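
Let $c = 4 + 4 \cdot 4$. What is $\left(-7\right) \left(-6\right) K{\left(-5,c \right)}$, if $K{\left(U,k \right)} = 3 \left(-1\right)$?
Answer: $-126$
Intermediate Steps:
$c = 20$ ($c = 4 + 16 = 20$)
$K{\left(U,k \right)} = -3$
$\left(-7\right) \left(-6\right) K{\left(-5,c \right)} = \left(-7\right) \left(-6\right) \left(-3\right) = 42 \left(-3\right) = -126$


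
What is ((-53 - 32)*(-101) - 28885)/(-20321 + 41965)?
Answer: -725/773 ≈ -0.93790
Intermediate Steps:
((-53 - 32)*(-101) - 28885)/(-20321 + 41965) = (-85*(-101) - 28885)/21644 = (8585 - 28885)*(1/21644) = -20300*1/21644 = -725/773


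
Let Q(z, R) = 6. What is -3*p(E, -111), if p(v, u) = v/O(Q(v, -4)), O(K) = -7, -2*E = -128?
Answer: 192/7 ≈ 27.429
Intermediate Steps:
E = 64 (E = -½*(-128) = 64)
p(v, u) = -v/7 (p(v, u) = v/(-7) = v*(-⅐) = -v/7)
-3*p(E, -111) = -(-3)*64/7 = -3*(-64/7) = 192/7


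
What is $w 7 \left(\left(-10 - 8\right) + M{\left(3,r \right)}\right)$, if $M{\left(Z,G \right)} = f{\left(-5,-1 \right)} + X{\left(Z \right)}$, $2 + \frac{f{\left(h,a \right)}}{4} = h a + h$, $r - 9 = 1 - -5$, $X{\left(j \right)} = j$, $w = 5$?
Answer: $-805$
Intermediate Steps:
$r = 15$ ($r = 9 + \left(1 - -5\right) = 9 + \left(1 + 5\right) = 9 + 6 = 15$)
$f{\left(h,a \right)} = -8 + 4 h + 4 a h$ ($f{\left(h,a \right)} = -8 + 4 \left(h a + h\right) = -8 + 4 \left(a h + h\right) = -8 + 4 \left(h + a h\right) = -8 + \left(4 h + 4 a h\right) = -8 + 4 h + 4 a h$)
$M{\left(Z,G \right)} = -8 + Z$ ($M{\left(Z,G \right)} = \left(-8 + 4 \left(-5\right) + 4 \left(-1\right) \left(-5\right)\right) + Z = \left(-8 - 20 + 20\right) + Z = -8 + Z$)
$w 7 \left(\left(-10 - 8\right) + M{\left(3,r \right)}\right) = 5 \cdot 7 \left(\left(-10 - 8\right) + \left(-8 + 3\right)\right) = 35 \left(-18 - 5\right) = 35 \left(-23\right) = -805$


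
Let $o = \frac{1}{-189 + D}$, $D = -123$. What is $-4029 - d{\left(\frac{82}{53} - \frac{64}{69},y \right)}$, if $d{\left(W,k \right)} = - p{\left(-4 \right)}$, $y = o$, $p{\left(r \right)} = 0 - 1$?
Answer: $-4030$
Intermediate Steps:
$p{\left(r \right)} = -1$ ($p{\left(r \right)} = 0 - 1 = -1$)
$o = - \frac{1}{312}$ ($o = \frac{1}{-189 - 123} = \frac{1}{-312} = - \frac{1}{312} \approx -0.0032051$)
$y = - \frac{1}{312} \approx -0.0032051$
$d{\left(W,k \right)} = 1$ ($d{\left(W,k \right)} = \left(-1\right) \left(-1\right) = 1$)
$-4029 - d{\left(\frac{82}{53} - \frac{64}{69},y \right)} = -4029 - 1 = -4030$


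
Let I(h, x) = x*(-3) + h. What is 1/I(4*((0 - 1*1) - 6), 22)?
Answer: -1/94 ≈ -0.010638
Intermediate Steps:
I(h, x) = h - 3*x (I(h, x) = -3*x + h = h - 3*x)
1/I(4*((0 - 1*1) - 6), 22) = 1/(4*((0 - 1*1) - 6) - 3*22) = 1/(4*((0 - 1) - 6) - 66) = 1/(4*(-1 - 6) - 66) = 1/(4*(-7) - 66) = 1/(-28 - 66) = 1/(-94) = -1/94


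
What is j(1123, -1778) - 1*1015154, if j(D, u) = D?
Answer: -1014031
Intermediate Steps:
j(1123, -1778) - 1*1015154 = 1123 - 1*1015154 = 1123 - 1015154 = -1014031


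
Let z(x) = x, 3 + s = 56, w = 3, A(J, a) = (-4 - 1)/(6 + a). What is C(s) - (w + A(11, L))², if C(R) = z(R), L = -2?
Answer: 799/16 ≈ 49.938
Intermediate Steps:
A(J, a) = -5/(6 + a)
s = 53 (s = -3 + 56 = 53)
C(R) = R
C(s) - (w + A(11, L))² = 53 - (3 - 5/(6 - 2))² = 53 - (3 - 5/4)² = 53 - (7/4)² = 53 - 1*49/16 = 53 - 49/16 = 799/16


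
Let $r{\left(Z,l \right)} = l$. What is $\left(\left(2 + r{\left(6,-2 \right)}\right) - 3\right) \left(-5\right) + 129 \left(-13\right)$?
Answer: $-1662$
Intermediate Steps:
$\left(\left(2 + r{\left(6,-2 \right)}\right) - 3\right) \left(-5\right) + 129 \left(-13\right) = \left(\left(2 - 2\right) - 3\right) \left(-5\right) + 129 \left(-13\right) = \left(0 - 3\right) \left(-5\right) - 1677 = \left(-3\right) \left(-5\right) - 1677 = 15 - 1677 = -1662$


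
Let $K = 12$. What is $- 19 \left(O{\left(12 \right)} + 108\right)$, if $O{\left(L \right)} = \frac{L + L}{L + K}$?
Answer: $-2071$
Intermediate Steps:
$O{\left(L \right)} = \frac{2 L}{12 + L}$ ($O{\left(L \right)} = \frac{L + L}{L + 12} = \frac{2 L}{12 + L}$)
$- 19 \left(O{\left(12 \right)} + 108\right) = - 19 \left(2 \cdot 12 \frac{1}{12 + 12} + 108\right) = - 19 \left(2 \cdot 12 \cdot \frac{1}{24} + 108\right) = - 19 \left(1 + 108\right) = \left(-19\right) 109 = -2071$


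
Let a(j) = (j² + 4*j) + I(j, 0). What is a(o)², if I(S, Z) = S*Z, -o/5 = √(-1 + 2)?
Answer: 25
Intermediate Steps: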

.....

### WHAT IS EXPECTED
Give again only the lines of the material above that run from the one with "3\right) \left(-5\right) + 129 \left(-13\right)$?" through the end, both included, exactly as they appear.

### THE ANSWER
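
Let $r{\left(Z,l \right)} = l$. What is $\left(\left(2 + r{\left(6,-2 \right)}\right) - 3\right) \left(-5\right) + 129 \left(-13\right)$?
Answer: $-1662$
Intermediate Steps:
$\left(\left(2 + r{\left(6,-2 \right)}\right) - 3\right) \left(-5\right) + 129 \left(-13\right) = \left(\left(2 - 2\right) - 3\right) \left(-5\right) + 129 \left(-13\right) = \left(0 - 3\right) \left(-5\right) - 1677 = \left(-3\right) \left(-5\right) - 1677 = 15 - 1677 = -1662$


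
Let $K = 12$. What is $- 19 \left(O{\left(12 \right)} + 108\right)$, if $O{\left(L \right)} = \frac{L + L}{L + K}$?
Answer: $-2071$
Intermediate Steps:
$O{\left(L \right)} = \frac{2 L}{12 + L}$ ($O{\left(L \right)} = \frac{L + L}{L + 12} = \frac{2 L}{12 + L}$)
$- 19 \left(O{\left(12 \right)} + 108\right) = - 19 \left(2 \cdot 12 \frac{1}{12 + 12} + 108\right) = - 19 \left(2 \cdot 12 \cdot \frac{1}{24} + 108\right) = - 19 \left(1 + 108\right) = \left(-19\right) 109 = -2071$


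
Let a(j) = (j² + 4*j) + I(j, 0). What is a(o)², if I(S, Z) = S*Z, -o/5 = √(-1 + 2)?
Answer: 25
Intermediate Steps: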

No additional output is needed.